_Assignment_
Your answer must be the exact lines from the one holding "What is the smallest σ-algebra on X" through the final line of the records below, both included, and nothing more.

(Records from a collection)
*** Begin section ***

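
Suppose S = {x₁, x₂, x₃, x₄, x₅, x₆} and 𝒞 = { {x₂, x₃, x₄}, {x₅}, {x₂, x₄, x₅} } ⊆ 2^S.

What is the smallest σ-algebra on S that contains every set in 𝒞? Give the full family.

Seed the family with 𝒞 together with ∅ and S: { ∅, {x₅}, {x₂, x₃, x₄}, {x₂, x₄, x₅}, S }.
Round 1 adds 4:
  {x₁, x₃, x₆}  = {x₂, x₄, x₅}ᶜ
  {x₁, x₅, x₆}  = {x₂, x₃, x₄}ᶜ
  {x₂, x₃, x₄, x₅}  = {x₂, x₃, x₄} ∪ {x₂, x₄, x₅}
  {x₁, x₂, x₃, x₄, x₆}  = {x₅}ᶜ
Round 2 (3 new):
  {x₁, x₆}  = {x₂, x₃, x₄, x₅}ᶜ
  {x₁, x₃, x₅, x₆}  = {x₁, x₃, x₆} ∪ {x₅}
  {x₁, x₂, x₄, x₅, x₆}  = {x₁, x₅, x₆} ∪ {x₂, x₄, x₅}
Round 3 (2 new):
  {x₃}  = {x₁, x₂, x₄, x₅, x₆}ᶜ
  {x₂, x₄}  = {x₁, x₃, x₅, x₆}ᶜ
Round 4: 2 new —
  {x₃, x₅}  = {x₃} ∪ {x₅}
  {x₁, x₂, x₄, x₆}  = {x₁, x₆} ∪ {x₂, x₄}
Round 5: stable.

σ(𝒞) = { ∅, {x₃}, {x₅}, {x₁, x₆}, {x₂, x₄}, {x₃, x₅}, {x₁, x₃, x₆}, {x₁, x₅, x₆}, {x₂, x₃, x₄}, {x₂, x₄, x₅}, {x₁, x₂, x₄, x₆}, {x₁, x₃, x₅, x₆}, {x₂, x₃, x₄, x₅}, {x₁, x₂, x₃, x₄, x₆}, {x₁, x₂, x₄, x₅, x₆}, S }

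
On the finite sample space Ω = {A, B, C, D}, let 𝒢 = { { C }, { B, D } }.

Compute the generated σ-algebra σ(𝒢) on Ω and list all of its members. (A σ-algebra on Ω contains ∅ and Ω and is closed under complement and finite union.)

σ(𝒢) (8 sets): { {}, { A }, { C }, { A, C }, { B, D }, { A, B, D }, { B, C, D }, Ω }

Working:
Take S₀ = 𝒢 ∪ {∅, Ω} = { {}, { C }, { B, D }, Ω }.
Step 1: +3 →
  { A, C }  = ᶜ of { B, D }
  { A, B, D }  = ᶜ of { C }
  { B, C, D }  = { C } ∪ { B, D }
Step 2 (1 new):
  { A }  = ᶜ of { B, C, D }
Step 3: no new sets; the family is a σ-algebra.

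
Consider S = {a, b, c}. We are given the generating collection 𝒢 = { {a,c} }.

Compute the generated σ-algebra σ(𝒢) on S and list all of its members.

Seed the family with 𝒢 together with ∅ and S: { {}, {a,c}, S }.
Round 1: +1 →
  {b}  = ᶜ of {a,c}
  |family| = 4
Round 2: closed — nothing new.

σ(𝒢) = { {}, {b}, {a,c}, S }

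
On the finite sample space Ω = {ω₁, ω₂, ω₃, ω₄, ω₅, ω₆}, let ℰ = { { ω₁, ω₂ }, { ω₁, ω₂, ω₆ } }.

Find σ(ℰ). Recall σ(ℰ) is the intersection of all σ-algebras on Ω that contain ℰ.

σ(ℰ) (8 sets): { {  }, { ω₆ }, { ω₁, ω₂ }, { ω₁, ω₂, ω₆ }, { ω₃, ω₄, ω₅ }, { ω₃, ω₄, ω₅, ω₆ }, { ω₁, ω₂, ω₃, ω₄, ω₅ }, Ω }

Check:
Initial family (4 sets): { {  }, { ω₁, ω₂ }, { ω₁, ω₂, ω₆ }, Ω }.
Step 1 (2 new):
  { ω₃, ω₄, ω₅ }  = ᶜ of { ω₁, ω₂, ω₆ }
  { ω₃, ω₄, ω₅, ω₆ }  = ᶜ of { ω₁, ω₂ }
  — 6 sets.
Step 2 (1 new):
  { ω₁, ω₂, ω₃, ω₄, ω₅ }  = { ω₃, ω₄, ω₅ } ∪ { ω₁, ω₂ }
  — 7 sets.
Step 3. New:
  { ω₆ }  = ᶜ of { ω₁, ω₂, ω₃, ω₄, ω₅ }
  — 8 sets.
Step 4: no new sets; the family is a σ-algebra.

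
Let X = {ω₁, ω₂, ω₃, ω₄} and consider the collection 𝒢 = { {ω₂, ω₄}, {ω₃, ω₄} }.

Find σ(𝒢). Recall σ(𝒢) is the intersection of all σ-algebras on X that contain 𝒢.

Answer: σ(𝒢) = { ∅, {ω₁}, {ω₂}, {ω₃}, {ω₄}, {ω₁, ω₂}, {ω₁, ω₃}, {ω₁, ω₄}, {ω₂, ω₃}, {ω₂, ω₄}, {ω₃, ω₄}, {ω₁, ω₂, ω₃}, {ω₁, ω₂, ω₄}, {ω₁, ω₃, ω₄}, {ω₂, ω₃, ω₄}, X }

Check:
Begin from { ∅, {ω₂, ω₄}, {ω₃, ω₄}, X } (that is, 𝒢 plus ∅ and X).
Iteration 1 adds 3:
  {ω₁, ω₂}  = X∖{ω₃, ω₄}
  {ω₁, ω₃}  = X∖{ω₂, ω₄}
  {ω₂, ω₃, ω₄}  = {ω₃, ω₄} ∪ {ω₂, ω₄}
Iteration 2: +4 →
  {ω₁}  = X∖{ω₂, ω₃, ω₄}
  {ω₁, ω₂, ω₃}  = {ω₁, ω₂} ∪ {ω₁, ω₃}
  {ω₁, ω₂, ω₄}  = {ω₁, ω₂} ∪ {ω₂, ω₄}
  {ω₁, ω₃, ω₄}  = {ω₃, ω₄} ∪ {ω₁, ω₃}
Iteration 3: 3 new —
  {ω₂}  = X∖{ω₁, ω₃, ω₄}
  {ω₃}  = X∖{ω₁, ω₂, ω₄}
  {ω₄}  = X∖{ω₁, ω₂, ω₃}
Iteration 4 adds 2:
  {ω₁, ω₄}  = {ω₄} ∪ {ω₁}
  {ω₂, ω₃}  = {ω₃} ∪ {ω₂}
After Iteration 5 the family is unchanged; done.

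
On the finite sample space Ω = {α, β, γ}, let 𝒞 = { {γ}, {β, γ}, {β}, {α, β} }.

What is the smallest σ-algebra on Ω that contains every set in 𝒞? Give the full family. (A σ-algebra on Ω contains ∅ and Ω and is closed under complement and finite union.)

Begin from { {}, {β}, {γ}, {α, β}, {β, γ}, Ω } (that is, 𝒞 plus ∅ and Ω).
Pass 1: 2 new —
  {α}  = {β, γ}ᶜ
  {α, γ}  = {β}ᶜ
After Pass 2 the family is unchanged; done.

Hence σ(𝒞) has 8 members: { {}, {α}, {β}, {γ}, {α, β}, {α, γ}, {β, γ}, Ω }.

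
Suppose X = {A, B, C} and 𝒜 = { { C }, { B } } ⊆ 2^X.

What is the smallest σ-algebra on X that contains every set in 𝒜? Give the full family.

|σ(𝒜)| = 8.  σ(𝒜) = { {  }, { A }, { B }, { C }, { A, B }, { A, C }, { B, C }, X }

Trace:
Initial family (4 sets): { {  }, { B }, { C }, X }.
Pass 1. New:
  { A, B }  = X∖{ C }
  { A, C }  = X∖{ B }
  { B, C }  = { C } ∪ { B }
  |family| = 7
Pass 2: 1 new —
  { A }  = X∖{ B, C }
  |family| = 8
Pass 3: closed — nothing new.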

*** End section ***

_Solved exercise_
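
What is the smallest σ-algebra on X that contains every set in 𝒜? Give the full family.

|σ(𝒜)| = 8.  σ(𝒜) = { {  }, { A }, { B }, { C }, { A, B }, { A, C }, { B, C }, X }

Trace:
Initial family (4 sets): { {  }, { B }, { C }, X }.
Pass 1. New:
  { A, B }  = X∖{ C }
  { A, C }  = X∖{ B }
  { B, C }  = { C } ∪ { B }
  |family| = 7
Pass 2: 1 new —
  { A }  = X∖{ B, C }
  |family| = 8
Pass 3: closed — nothing new.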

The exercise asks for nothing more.